Try it ▸ Report each line of the data that includes the word "intervals".

──────── Input data ────────

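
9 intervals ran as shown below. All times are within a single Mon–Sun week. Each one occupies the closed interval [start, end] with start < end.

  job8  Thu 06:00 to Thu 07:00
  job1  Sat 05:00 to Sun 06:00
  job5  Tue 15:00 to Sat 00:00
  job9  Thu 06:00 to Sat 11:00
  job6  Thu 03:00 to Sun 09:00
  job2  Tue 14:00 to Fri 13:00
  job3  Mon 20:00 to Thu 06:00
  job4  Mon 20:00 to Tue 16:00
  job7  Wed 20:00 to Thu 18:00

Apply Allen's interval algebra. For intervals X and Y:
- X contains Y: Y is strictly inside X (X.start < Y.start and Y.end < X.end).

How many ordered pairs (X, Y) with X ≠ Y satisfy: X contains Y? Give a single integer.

Checking all 72 ordered pairs for relation 'contains'; matching pairs in alphabetical order:
(job2, job7): job2 contains job7 ✓
(job2, job8): job2 contains job8 ✓
(job5, job7): job5 contains job7 ✓
(job5, job8): job5 contains job8 ✓
(job6, job1): job6 contains job1 ✓
(job6, job8): job6 contains job8 ✓
(job6, job9): job6 contains job9 ✓
(job7, job8): job7 contains job8 ✓
Count: 8.

8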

────────

Response ▸
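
9 intervals ran as shown below. All times are within a single Mon–Sun week. Each one occupies the closed interval [start, end] with start < end.
Apply Allen's interval algebra. For intervals X and Y: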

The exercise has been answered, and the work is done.